*** Input data ***
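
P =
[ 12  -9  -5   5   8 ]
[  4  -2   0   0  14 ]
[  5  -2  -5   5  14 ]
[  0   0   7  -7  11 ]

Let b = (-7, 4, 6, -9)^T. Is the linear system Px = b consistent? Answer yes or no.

no

Row reduce the augmented matrix [P | b].
R2 ← R2 − (1/3)·R1: [0, 1, 5/3, -5/3, 34/3, 19/3]
R3 ← R3 − (5/12)·R1: [0, 7/4, -35/12, 35/12, 32/3, 107/12]
R3 ← R3 − (7/4)·R2: [0, 0, -35/6, 35/6, -55/6, -13/6]
R4 ← R4 + (6/5)·R3: [0, 0, 0, 0, 0, -58/5]
The echelon form has 4 nonzero rows; the last pivot sits in the augmented column, so rank(P) = 3 but rank([P|b]) = 4.
Since the ranks differ, the system is inconsistent.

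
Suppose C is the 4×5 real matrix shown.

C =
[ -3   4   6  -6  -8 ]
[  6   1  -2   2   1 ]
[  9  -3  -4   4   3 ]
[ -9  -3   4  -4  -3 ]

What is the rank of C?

Row reduce to echelon form.
R2 ← R2 + (2)·R1: [0, 9, 10, -10, -15]
R3 ← R3 + (3)·R1: [0, 9, 14, -14, -21]
R4 ← R4 − (3)·R1: [0, -15, -14, 14, 21]
R3 ← R3 − R2: [0, 0, 4, -4, -6]
R4 ← R4 + (5/3)·R2: [0, 0, 8/3, -8/3, -4]
R4 ← R4 − (2/3)·R3: [0, 0, 0, 0, 0]
Echelon form has 3 nonzero rows, so rank(C) = 3.

3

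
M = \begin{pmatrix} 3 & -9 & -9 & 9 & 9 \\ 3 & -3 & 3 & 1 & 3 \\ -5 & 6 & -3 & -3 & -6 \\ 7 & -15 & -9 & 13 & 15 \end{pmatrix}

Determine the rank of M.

Row reduce to echelon form.
R2 ← R2 − R1: [0, 6, 12, -8, -6]
R3 ← R3 + (5/3)·R1: [0, -9, -18, 12, 9]
R4 ← R4 − (7/3)·R1: [0, 6, 12, -8, -6]
R3 ← R3 + (3/2)·R2: [0, 0, 0, 0, 0]
R4 ← R4 − R2: [0, 0, 0, 0, 0]
Echelon form has 2 nonzero rows, so rank(M) = 2.

2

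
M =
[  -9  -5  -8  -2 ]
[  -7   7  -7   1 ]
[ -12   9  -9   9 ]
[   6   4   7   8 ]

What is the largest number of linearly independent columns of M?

Row reduce to echelon form.
R2 ← R2 − (7/9)·R1: [0, 98/9, -7/9, 23/9]
R3 ← R3 − (4/3)·R1: [0, 47/3, 5/3, 35/3]
R4 ← R4 + (2/3)·R1: [0, 2/3, 5/3, 20/3]
R3 ← R3 − (141/98)·R2: [0, 0, 39/14, 783/98]
R4 ← R4 − (3/49)·R2: [0, 0, 12/7, 319/49]
R4 ← R4 − (8/13)·R3: [0, 0, 0, 145/91]
Echelon form has 4 nonzero rows, so rank(M) = 4.
The rank gives the maximum number of linearly independent columns: 4.

4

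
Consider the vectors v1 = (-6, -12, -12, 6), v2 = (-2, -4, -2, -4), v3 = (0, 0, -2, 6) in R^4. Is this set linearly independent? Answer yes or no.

Form the matrix with these vectors as rows and row reduce.
R2 ← R2 − (1/3)·R1: [0, 0, 2, -6]
R3 ← R3 + R2: [0, 0, 0, 0]
2 nonzero rows, so the 3 vectors span a space of dimension 2.
Since 2 < 3, the vectors are linearly dependent.

no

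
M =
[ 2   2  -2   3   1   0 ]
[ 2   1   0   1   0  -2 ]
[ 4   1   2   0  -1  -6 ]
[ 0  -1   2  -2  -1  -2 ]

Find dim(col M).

2

Row reduce to echelon form.
R2 ← R2 − R1: [0, -1, 2, -2, -1, -2]
R3 ← R3 − (2)·R1: [0, -3, 6, -6, -3, -6]
R3 ← R3 − (3)·R2: [0, 0, 0, 0, 0, 0]
R4 ← R4 − R2: [0, 0, 0, 0, 0, 0]
Echelon form has 2 nonzero rows, so rank(M) = 2.
The column space has dimension equal to the rank: 2.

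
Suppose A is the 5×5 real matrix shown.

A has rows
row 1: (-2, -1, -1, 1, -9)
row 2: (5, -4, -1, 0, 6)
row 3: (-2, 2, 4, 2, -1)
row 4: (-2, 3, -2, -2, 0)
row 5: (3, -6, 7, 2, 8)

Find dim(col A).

Row reduce to echelon form.
R2 ← R2 + (5/2)·R1: [0, -13/2, -7/2, 5/2, -33/2]
R3 ← R3 − R1: [0, 3, 5, 1, 8]
R4 ← R4 − R1: [0, 4, -1, -3, 9]
R5 ← R5 + (3/2)·R1: [0, -15/2, 11/2, 7/2, -11/2]
R3 ← R3 + (6/13)·R2: [0, 0, 44/13, 28/13, 5/13]
R4 ← R4 + (8/13)·R2: [0, 0, -41/13, -19/13, -15/13]
R5 ← R5 − (15/13)·R2: [0, 0, 124/13, 8/13, 176/13]
R4 ← R4 + (41/44)·R3: [0, 0, 0, 6/11, -35/44]
R5 ← R5 − (31/11)·R3: [0, 0, 0, -60/11, 137/11]
R5 ← R5 + (10)·R4: [0, 0, 0, 0, 9/2]
Echelon form has 5 nonzero rows, so rank(A) = 5.
The column space has dimension equal to the rank: 5.

5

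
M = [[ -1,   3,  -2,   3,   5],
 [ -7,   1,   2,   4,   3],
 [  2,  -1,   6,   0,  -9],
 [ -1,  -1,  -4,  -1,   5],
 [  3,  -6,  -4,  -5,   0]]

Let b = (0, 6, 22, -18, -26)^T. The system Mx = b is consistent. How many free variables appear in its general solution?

Row reduce the augmented matrix [M | b].
R2 ← R2 − (7)·R1: [0, -20, 16, -17, -32, 6]
R3 ← R3 + (2)·R1: [0, 5, 2, 6, 1, 22]
R4 ← R4 − R1: [0, -4, -2, -4, 0, -18]
R5 ← R5 + (3)·R1: [0, 3, -10, 4, 15, -26]
R3 ← R3 + (1/4)·R2: [0, 0, 6, 7/4, -7, 47/2]
R4 ← R4 − (1/5)·R2: [0, 0, -26/5, -3/5, 32/5, -96/5]
R5 ← R5 + (3/20)·R2: [0, 0, -38/5, 29/20, 51/5, -251/10]
R4 ← R4 + (13/15)·R3: [0, 0, 0, 11/12, 1/3, 7/6]
R5 ← R5 + (19/15)·R3: [0, 0, 0, 11/3, 4/3, 14/3]
R5 ← R5 − (4)·R4: [0, 0, 0, 0, 0, 0]
The echelon form has 4 nonzero rows, and every pivot lies in the first 5 columns, so rank(M) = rank([M|b]) = 4.
The system is consistent.
Free variables = (unknowns) − (rank) = 5 − 4 = 1.

1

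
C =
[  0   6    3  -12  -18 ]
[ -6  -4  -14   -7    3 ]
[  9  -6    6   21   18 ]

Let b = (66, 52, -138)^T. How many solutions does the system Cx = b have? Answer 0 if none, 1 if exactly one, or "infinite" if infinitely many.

infinite

Row reduce the augmented matrix [C | b].
Swap R1 ↔ R2
R3 ← R3 + (3/2)·R1: [0, -12, -15, 21/2, 45/2, -60]
R3 ← R3 + (2)·R2: [0, 0, -9, -27/2, -27/2, 72]
The echelon form has 3 nonzero rows, and every pivot lies in the first 5 columns, so rank(C) = rank([C|b]) = 3.
The system is consistent.
rank = 3 < 5 unknowns, so there are infinitely many solutions.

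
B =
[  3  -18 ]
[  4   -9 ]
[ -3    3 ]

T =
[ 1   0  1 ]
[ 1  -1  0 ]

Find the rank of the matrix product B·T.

2

First compute BT:
[[-15,  18,   3],
 [ -5,   9,   4],
 [  0,  -3,  -3]]
Now row reduce the product.
R2 ← R2 − (1/3)·R1: [0, 3, 3]
R3 ← R3 + R2: [0, 0, 0]
2 nonzero rows, so rank(BT) = 2.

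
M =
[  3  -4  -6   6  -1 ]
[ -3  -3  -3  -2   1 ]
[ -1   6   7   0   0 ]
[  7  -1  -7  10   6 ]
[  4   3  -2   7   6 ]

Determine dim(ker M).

0

Row reduce to echelon form.
R2 ← R2 + R1: [0, -7, -9, 4, 0]
R3 ← R3 + (1/3)·R1: [0, 14/3, 5, 2, -1/3]
R4 ← R4 − (7/3)·R1: [0, 25/3, 7, -4, 25/3]
R5 ← R5 − (4/3)·R1: [0, 25/3, 6, -1, 22/3]
R3 ← R3 + (2/3)·R2: [0, 0, -1, 14/3, -1/3]
R4 ← R4 + (25/21)·R2: [0, 0, -26/7, 16/21, 25/3]
R5 ← R5 + (25/21)·R2: [0, 0, -33/7, 79/21, 22/3]
R4 ← R4 − (26/7)·R3: [0, 0, 0, -116/7, 67/7]
R5 ← R5 − (33/7)·R3: [0, 0, 0, -383/21, 187/21]
R5 ← R5 − (383/348)·R4: [0, 0, 0, 0, -189/116]
5 nonzero rows, so rank(M) = 5.
M has 5 columns; by rank–nullity, nullity = 5 − 5 = 0.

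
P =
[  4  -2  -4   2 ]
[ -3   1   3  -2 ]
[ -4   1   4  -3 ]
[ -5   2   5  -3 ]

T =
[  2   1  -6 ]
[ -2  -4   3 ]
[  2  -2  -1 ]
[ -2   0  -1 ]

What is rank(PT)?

First compute PT:
[[  0,  20, -28],
 [  2, -13,  20],
 [  4, -16,  26],
 [  2, -23,  34]]
Now row reduce the product.
Swap R1 ↔ R2
R3 ← R3 − (2)·R1: [0, 10, -14]
R4 ← R4 − R1: [0, -10, 14]
R3 ← R3 − (1/2)·R2: [0, 0, 0]
R4 ← R4 + (1/2)·R2: [0, 0, 0]
2 nonzero rows, so rank(PT) = 2.

2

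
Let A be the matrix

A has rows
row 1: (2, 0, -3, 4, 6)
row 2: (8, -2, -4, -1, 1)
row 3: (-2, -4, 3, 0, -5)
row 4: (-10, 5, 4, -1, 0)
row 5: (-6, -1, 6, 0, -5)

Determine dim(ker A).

Row reduce to echelon form.
R2 ← R2 − (4)·R1: [0, -2, 8, -17, -23]
R3 ← R3 + R1: [0, -4, 0, 4, 1]
R4 ← R4 + (5)·R1: [0, 5, -11, 19, 30]
R5 ← R5 + (3)·R1: [0, -1, -3, 12, 13]
R3 ← R3 − (2)·R2: [0, 0, -16, 38, 47]
R4 ← R4 + (5/2)·R2: [0, 0, 9, -47/2, -55/2]
R5 ← R5 − (1/2)·R2: [0, 0, -7, 41/2, 49/2]
R4 ← R4 + (9/16)·R3: [0, 0, 0, -17/8, -17/16]
R5 ← R5 − (7/16)·R3: [0, 0, 0, 31/8, 63/16]
R5 ← R5 + (31/17)·R4: [0, 0, 0, 0, 2]
5 nonzero rows, so rank(A) = 5.
A has 5 columns; by rank–nullity, nullity = 5 − 5 = 0.

0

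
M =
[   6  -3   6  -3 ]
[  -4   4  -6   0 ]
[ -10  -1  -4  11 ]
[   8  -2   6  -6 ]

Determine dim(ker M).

2

Row reduce to echelon form.
R2 ← R2 + (2/3)·R1: [0, 2, -2, -2]
R3 ← R3 + (5/3)·R1: [0, -6, 6, 6]
R4 ← R4 − (4/3)·R1: [0, 2, -2, -2]
R3 ← R3 + (3)·R2: [0, 0, 0, 0]
R4 ← R4 − R2: [0, 0, 0, 0]
2 nonzero rows, so rank(M) = 2.
M has 4 columns; by rank–nullity, nullity = 4 − 2 = 2.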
*** End of Input data ***
• Exercise directions: The word "shown" appears in some lines above. Return every one of those lines.

• Output of the exercise:
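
Suppose C is the 4×5 real matrix shown.
Suppose A is the 5×5 real matrix shown.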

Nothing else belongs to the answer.